(WHAT IS NEEDED): From the line with "Observations show water" through the line with "A land-surface slab (active-layer", inclusive, return each line of the data below exactly and leave the rest out.

(INPUT DATA):
★ ★ ★ ★

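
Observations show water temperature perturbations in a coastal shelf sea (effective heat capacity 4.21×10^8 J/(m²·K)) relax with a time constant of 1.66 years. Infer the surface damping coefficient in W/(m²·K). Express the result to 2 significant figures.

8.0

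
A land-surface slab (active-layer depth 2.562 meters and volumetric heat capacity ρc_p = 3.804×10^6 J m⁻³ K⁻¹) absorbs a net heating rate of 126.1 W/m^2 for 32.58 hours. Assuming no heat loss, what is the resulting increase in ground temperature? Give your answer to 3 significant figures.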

★ ★ ★ ★

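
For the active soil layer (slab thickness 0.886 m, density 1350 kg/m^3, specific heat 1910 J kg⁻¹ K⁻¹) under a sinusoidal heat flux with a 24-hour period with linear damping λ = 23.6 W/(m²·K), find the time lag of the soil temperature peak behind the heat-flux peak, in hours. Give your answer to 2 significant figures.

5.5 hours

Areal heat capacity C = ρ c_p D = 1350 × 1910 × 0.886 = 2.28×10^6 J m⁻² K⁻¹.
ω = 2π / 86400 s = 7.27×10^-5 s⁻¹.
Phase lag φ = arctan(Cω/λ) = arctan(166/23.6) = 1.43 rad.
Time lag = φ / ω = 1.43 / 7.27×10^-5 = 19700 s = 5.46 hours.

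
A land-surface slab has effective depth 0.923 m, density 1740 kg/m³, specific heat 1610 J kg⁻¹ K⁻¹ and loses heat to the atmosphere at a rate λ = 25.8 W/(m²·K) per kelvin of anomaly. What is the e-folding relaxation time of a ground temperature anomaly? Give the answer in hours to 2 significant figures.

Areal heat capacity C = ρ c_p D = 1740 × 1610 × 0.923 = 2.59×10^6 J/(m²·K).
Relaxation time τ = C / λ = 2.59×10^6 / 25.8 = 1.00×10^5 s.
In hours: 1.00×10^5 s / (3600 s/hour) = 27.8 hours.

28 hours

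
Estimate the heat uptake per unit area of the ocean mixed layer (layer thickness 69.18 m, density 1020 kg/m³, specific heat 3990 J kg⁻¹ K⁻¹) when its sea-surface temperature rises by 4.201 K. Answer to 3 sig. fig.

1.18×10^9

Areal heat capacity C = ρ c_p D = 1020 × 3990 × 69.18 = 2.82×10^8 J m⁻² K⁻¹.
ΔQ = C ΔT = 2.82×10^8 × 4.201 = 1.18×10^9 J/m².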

★ ★ ★ ★

(SOLUTION BELOW):
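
Observations show water temperature perturbations in a coastal shelf sea (effective heat capacity 4.21×10^8 J/(m²·K)) relax with a time constant of 1.66 years. Infer the surface damping coefficient in W/(m²·K). Express the result to 2 significant figures.

8.0

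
A land-surface slab (active-layer depth 2.562 meters and volumetric heat capacity ρc_p = 3.804×10^6 J m⁻³ K⁻¹) absorbs a net heating rate of 126.1 W/m^2 for 32.58 hours. Assuming no heat loss, what is the resulting increase in ground temperature? Give your answer to 3 significant figures.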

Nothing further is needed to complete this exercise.